▶ **WORK TO COMPLETE**: Set down the material exactly. Keep every line.
------------------------------
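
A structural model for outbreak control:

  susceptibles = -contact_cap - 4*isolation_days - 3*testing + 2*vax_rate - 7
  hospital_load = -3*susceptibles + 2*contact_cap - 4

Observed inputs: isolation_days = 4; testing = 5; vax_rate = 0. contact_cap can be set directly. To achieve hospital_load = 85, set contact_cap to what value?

contact_cap = -5

Substituting into the susceptibles equation gives susceptibles = -contact_cap - 38.
Substituting into the hospital_load equation gives hospital_load = 5*contact_cap + 110.
Solve 5*contact_cap + 110 = 85: contact_cap = (85 - 110) / 5 = -5.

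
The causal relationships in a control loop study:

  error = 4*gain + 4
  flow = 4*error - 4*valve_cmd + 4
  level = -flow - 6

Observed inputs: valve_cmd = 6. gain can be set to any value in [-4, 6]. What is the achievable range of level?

Substituting into the flow equation gives flow = 16*gain - 4.
Substituting into the level equation gives level = -16*gain - 2.
Linear in gain, so extremes are at the endpoints: gain = -4 gives level = 62; gain = 6 gives level = -98.

-98 to 62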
------------------------------
▶ **RESULT FOR THIS TASK**:
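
A structural model for outbreak control:

  susceptibles = -contact_cap - 4*isolation_days - 3*testing + 2*vax_rate - 7
  hospital_load = -3*susceptibles + 2*contact_cap - 4

Observed inputs: isolation_days = 4; testing = 5; vax_rate = 0. contact_cap can be set directly. To achieve hospital_load = 85, set contact_cap to what value?

contact_cap = -5

Substituting into the susceptibles equation gives susceptibles = -contact_cap - 38.
Substituting into the hospital_load equation gives hospital_load = 5*contact_cap + 110.
Solve 5*contact_cap + 110 = 85: contact_cap = (85 - 110) / 5 = -5.

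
The causal relationships in a control loop study:

  error = 4*gain + 4
  flow = 4*error - 4*valve_cmd + 4
  level = -flow - 6

Observed inputs: valve_cmd = 6. gain can be set to any value in [-4, 6]. What is the achievable range of level?

Substituting into the flow equation gives flow = 16*gain - 4.
Substituting into the level equation gives level = -16*gain - 2.
Linear in gain, so extremes are at the endpoints: gain = -4 gives level = 62; gain = 6 gives level = -98.

-98 to 62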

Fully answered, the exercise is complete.